Print out the data below. Do not alter a single line.

Start of THE DATA

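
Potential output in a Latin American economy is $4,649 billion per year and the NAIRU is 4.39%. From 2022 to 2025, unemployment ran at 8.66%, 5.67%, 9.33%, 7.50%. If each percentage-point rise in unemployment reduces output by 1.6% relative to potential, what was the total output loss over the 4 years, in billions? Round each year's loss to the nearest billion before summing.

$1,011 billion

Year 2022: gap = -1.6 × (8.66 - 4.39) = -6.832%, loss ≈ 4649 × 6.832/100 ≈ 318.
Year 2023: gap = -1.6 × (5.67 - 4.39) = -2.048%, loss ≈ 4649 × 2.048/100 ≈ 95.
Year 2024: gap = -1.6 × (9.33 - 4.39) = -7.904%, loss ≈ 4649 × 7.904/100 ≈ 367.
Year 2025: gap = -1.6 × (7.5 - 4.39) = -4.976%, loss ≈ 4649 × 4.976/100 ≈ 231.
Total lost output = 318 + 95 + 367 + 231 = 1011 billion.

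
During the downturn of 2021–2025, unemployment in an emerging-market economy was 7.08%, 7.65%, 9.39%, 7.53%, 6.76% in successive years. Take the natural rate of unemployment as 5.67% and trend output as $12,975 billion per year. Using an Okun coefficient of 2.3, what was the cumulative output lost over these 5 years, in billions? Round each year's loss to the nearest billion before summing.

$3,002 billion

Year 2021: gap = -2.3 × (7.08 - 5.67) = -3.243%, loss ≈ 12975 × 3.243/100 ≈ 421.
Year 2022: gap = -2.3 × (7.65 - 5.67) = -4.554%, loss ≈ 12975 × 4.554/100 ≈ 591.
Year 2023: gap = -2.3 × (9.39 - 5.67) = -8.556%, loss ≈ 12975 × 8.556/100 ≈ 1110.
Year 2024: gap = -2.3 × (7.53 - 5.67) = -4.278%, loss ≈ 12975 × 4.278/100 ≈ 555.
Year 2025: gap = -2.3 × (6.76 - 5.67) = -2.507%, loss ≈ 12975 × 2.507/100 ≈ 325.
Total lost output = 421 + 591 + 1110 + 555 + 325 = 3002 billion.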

End of THE DATA

RESULT OF THIS TASK:
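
Potential output in a Latin American economy is $4,649 billion per year and the NAIRU is 4.39%. From 2022 to 2025, unemployment ran at 8.66%, 5.67%, 9.33%, 7.50%. If each percentage-point rise in unemployment reduces output by 1.6% relative to potential, what was the total output loss over the 4 years, in billions? Round each year's loss to the nearest billion before summing.

$1,011 billion

Year 2022: gap = -1.6 × (8.66 - 4.39) = -6.832%, loss ≈ 4649 × 6.832/100 ≈ 318.
Year 2023: gap = -1.6 × (5.67 - 4.39) = -2.048%, loss ≈ 4649 × 2.048/100 ≈ 95.
Year 2024: gap = -1.6 × (9.33 - 4.39) = -7.904%, loss ≈ 4649 × 7.904/100 ≈ 367.
Year 2025: gap = -1.6 × (7.5 - 4.39) = -4.976%, loss ≈ 4649 × 4.976/100 ≈ 231.
Total lost output = 318 + 95 + 367 + 231 = 1011 billion.

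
During the downturn of 2021–2025, unemployment in an emerging-market economy was 7.08%, 7.65%, 9.39%, 7.53%, 6.76% in successive years. Take the natural rate of unemployment as 5.67% and trend output as $12,975 billion per year. Using an Okun coefficient of 2.3, what was the cumulative output lost over these 5 years, in billions? Round each year's loss to the nearest billion before summing.

$3,002 billion

Year 2021: gap = -2.3 × (7.08 - 5.67) = -3.243%, loss ≈ 12975 × 3.243/100 ≈ 421.
Year 2022: gap = -2.3 × (7.65 - 5.67) = -4.554%, loss ≈ 12975 × 4.554/100 ≈ 591.
Year 2023: gap = -2.3 × (9.39 - 5.67) = -8.556%, loss ≈ 12975 × 8.556/100 ≈ 1110.
Year 2024: gap = -2.3 × (7.53 - 5.67) = -4.278%, loss ≈ 12975 × 4.278/100 ≈ 555.
Year 2025: gap = -2.3 × (6.76 - 5.67) = -2.507%, loss ≈ 12975 × 2.507/100 ≈ 325.
Total lost output = 421 + 591 + 1110 + 555 + 325 = 3002 billion.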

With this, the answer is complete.